[YOUR OBJECTIVE] Return each of the entries below precisely as it appears.

[PROVIDED INFORMATION]
═══
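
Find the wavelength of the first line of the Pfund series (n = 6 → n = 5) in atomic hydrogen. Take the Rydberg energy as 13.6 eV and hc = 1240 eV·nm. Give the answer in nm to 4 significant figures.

7460 nm

The Pfund series terminates on n_f = 5; the first line has n_i = 5+1 = 6.
ΔE = 13.60 × (1/5² − 1/6²) = 0.1662 eV.
λ = 1240 / 0.1662 = 7460 nm.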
═══
[TASK SOLUTION]
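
Find the wavelength of the first line of the Pfund series (n = 6 → n = 5) in atomic hydrogen. Take the Rydberg energy as 13.6 eV and hc = 1240 eV·nm. Give the answer in nm to 4 significant figures.

7460 nm

The Pfund series terminates on n_f = 5; the first line has n_i = 5+1 = 6.
ΔE = 13.60 × (1/5² − 1/6²) = 0.1662 eV.
λ = 1240 / 0.1662 = 7460 nm.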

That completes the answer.